··· DATA SECTION ···

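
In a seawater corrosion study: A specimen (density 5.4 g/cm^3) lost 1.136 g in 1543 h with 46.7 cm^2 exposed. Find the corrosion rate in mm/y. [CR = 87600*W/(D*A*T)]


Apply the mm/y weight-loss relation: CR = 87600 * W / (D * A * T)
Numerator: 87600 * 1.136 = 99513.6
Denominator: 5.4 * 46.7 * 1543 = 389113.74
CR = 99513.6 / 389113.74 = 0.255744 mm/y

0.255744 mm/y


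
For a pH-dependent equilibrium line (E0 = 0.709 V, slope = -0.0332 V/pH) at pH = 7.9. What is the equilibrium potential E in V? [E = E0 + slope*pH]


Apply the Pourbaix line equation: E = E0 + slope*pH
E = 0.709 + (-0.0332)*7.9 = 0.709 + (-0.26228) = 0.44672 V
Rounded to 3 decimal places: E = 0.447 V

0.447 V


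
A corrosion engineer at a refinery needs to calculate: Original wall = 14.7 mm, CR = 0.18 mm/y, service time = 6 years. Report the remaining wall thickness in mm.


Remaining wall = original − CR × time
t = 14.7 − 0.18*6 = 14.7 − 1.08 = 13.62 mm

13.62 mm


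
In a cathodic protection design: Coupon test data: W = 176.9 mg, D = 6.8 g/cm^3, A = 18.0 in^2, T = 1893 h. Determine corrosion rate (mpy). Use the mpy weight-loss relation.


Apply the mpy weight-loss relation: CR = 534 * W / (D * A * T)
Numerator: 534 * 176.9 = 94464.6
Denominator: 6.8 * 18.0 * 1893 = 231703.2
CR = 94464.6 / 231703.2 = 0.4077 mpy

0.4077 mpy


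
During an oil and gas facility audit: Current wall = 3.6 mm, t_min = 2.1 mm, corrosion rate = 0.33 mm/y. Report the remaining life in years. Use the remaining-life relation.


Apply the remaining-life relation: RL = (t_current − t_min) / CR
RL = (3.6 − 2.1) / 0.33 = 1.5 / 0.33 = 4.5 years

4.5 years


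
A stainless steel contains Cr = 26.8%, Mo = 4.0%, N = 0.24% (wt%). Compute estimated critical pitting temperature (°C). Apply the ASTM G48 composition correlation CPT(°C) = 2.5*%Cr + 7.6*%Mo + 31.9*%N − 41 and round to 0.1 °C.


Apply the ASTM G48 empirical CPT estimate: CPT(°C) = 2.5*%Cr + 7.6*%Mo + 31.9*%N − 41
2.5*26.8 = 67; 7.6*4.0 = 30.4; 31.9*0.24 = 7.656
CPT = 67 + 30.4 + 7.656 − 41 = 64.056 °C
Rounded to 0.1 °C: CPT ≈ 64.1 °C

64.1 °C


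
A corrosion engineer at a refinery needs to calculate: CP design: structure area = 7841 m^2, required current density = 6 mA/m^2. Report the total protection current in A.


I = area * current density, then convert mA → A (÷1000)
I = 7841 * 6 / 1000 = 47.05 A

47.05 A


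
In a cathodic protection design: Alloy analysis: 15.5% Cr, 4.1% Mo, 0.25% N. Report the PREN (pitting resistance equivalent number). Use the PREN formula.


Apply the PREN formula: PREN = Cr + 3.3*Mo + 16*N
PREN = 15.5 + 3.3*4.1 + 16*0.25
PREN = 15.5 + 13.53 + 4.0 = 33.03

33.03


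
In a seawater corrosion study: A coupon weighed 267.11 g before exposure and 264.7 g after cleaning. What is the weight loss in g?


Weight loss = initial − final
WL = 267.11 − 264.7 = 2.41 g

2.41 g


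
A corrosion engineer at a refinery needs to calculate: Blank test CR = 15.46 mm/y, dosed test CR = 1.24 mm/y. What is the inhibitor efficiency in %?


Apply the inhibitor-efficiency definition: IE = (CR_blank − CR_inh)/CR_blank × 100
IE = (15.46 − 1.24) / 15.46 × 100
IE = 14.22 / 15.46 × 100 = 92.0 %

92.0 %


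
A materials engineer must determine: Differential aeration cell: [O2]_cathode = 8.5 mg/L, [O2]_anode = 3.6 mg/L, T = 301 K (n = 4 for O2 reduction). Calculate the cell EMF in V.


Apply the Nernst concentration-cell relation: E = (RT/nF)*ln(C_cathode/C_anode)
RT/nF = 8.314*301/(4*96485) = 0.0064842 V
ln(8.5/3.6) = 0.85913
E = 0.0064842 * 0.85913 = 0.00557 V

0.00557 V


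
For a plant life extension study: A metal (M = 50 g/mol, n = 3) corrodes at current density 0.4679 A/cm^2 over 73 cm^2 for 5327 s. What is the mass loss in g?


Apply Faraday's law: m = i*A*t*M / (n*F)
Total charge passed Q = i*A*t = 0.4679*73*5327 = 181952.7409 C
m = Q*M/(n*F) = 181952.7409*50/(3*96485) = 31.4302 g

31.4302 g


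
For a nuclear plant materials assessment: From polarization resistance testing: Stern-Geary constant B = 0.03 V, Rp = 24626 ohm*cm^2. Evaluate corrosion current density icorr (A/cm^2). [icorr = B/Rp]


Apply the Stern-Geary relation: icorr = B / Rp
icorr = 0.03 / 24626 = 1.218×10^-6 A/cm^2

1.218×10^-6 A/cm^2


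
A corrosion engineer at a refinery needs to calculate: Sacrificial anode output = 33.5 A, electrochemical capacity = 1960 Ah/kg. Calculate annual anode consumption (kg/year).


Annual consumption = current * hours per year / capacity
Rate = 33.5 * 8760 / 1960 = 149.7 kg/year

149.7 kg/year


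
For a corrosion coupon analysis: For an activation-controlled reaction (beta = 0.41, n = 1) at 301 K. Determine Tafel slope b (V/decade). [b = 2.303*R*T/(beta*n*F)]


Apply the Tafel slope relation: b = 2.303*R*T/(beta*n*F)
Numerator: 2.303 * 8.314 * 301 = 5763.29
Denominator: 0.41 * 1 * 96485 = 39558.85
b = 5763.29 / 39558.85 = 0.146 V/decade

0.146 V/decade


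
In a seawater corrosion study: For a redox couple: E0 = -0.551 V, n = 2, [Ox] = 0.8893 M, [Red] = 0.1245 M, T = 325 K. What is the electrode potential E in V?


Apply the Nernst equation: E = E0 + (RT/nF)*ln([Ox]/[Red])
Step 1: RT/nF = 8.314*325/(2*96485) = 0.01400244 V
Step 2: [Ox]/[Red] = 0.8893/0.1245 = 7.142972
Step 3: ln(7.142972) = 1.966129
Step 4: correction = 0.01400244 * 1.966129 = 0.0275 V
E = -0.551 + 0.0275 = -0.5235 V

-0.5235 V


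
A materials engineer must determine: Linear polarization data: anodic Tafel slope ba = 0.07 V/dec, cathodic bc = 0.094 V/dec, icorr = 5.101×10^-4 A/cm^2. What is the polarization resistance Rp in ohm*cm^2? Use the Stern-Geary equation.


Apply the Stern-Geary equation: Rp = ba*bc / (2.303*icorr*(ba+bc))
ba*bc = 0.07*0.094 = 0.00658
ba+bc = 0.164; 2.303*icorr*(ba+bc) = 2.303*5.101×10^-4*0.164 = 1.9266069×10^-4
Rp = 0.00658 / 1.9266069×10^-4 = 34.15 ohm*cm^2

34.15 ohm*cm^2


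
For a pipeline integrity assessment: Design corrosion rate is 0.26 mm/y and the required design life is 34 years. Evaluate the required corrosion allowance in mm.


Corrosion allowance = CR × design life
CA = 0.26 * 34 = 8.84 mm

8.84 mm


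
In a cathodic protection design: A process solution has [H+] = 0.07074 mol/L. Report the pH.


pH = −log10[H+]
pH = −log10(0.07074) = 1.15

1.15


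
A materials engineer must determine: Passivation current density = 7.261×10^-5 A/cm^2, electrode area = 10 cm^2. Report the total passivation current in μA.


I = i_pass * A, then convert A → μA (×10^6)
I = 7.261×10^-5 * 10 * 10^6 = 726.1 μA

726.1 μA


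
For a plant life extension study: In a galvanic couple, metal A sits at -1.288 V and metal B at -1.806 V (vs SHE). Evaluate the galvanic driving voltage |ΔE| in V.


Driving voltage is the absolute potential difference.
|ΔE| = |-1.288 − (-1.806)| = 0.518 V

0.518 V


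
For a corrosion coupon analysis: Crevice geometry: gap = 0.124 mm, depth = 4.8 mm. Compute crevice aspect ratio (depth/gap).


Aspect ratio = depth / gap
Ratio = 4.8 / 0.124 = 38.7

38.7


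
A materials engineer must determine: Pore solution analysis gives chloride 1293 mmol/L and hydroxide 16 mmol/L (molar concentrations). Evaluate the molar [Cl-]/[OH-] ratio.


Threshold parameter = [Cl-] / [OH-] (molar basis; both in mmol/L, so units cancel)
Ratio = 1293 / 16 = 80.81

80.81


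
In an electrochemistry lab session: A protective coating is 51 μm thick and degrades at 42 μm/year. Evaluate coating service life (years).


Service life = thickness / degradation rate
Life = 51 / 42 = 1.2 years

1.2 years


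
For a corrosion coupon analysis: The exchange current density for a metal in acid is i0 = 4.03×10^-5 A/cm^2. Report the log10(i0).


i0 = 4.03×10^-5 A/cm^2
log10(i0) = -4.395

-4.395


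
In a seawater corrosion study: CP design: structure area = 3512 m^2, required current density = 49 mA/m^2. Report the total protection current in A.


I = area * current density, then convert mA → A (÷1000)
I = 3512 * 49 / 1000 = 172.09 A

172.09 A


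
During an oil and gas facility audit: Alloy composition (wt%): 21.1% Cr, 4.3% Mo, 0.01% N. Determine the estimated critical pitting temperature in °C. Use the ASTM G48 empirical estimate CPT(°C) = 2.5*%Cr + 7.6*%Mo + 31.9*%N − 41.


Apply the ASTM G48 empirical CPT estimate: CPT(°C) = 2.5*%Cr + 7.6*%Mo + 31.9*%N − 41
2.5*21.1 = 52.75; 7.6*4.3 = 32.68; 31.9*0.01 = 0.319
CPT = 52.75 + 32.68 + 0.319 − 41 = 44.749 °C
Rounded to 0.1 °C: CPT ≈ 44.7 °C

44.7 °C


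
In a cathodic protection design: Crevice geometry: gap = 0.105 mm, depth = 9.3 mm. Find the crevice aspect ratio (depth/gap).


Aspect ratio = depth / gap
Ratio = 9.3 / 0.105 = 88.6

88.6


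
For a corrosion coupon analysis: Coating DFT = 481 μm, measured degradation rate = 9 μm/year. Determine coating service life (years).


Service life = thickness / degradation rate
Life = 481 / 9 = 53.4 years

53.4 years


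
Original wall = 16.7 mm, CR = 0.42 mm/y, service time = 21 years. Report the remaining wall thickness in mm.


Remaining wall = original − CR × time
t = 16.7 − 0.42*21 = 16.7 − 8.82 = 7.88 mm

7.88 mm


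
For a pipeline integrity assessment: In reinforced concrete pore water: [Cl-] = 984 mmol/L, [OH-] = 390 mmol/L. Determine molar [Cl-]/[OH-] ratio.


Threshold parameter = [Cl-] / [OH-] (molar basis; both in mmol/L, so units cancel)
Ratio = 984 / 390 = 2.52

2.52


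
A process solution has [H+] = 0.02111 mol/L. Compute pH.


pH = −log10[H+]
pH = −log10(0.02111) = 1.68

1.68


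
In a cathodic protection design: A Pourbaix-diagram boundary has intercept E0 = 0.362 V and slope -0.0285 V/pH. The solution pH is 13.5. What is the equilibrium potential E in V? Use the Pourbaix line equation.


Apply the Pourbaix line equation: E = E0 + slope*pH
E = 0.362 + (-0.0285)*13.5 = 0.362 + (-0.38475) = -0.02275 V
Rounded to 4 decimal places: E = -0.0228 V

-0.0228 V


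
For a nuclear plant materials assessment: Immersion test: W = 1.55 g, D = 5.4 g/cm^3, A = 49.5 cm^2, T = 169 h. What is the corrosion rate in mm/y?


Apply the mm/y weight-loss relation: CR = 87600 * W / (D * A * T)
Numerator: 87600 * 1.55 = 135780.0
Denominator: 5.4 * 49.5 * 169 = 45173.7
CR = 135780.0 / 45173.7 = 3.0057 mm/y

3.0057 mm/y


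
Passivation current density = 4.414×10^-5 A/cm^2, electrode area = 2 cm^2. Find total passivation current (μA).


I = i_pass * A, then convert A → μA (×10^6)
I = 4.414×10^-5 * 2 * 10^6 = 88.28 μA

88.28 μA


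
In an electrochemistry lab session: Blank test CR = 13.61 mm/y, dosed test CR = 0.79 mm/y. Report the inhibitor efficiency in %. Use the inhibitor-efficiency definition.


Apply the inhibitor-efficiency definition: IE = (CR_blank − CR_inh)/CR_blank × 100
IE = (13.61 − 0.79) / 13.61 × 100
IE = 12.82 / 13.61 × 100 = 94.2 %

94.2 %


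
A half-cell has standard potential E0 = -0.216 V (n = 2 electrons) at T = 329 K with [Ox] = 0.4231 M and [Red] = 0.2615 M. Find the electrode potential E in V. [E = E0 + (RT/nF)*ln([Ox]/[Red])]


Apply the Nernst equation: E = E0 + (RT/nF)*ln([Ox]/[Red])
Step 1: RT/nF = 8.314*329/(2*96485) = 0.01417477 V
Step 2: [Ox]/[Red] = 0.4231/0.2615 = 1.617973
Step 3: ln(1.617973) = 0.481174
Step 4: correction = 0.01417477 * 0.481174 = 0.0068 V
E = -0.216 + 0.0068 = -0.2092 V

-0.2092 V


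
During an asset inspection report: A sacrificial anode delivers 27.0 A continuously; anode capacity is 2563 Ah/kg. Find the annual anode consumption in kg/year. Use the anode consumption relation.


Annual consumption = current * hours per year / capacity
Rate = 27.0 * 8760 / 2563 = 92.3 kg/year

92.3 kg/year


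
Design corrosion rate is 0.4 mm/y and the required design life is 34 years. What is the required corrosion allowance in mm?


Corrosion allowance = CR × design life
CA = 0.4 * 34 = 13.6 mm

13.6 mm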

···

PROBLEM DESCRIPTION: Only a word-for-word repetition of the lines from the one containing "In an electrochemistry lab session: Blank" to the final line of the data above counts as the answer.

SOLUTION TO THE PROBLEM:
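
In an electrochemistry lab session: Blank test CR = 13.61 mm/y, dosed test CR = 0.79 mm/y. Report the inhibitor efficiency in %. Use the inhibitor-efficiency definition.


Apply the inhibitor-efficiency definition: IE = (CR_blank − CR_inh)/CR_blank × 100
IE = (13.61 − 0.79) / 13.61 × 100
IE = 12.82 / 13.61 × 100 = 94.2 %

94.2 %


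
A half-cell has standard potential E0 = -0.216 V (n = 2 electrons) at T = 329 K with [Ox] = 0.4231 M and [Red] = 0.2615 M. Find the electrode potential E in V. [E = E0 + (RT/nF)*ln([Ox]/[Red])]


Apply the Nernst equation: E = E0 + (RT/nF)*ln([Ox]/[Red])
Step 1: RT/nF = 8.314*329/(2*96485) = 0.01417477 V
Step 2: [Ox]/[Red] = 0.4231/0.2615 = 1.617973
Step 3: ln(1.617973) = 0.481174
Step 4: correction = 0.01417477 * 0.481174 = 0.0068 V
E = -0.216 + 0.0068 = -0.2092 V

-0.2092 V


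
During an asset inspection report: A sacrificial anode delivers 27.0 A continuously; anode capacity is 2563 Ah/kg. Find the annual anode consumption in kg/year. Use the anode consumption relation.


Annual consumption = current * hours per year / capacity
Rate = 27.0 * 8760 / 2563 = 92.3 kg/year

92.3 kg/year


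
Design corrosion rate is 0.4 mm/y and the required design life is 34 years. What is the required corrosion allowance in mm?


Corrosion allowance = CR × design life
CA = 0.4 * 34 = 13.6 mm

13.6 mm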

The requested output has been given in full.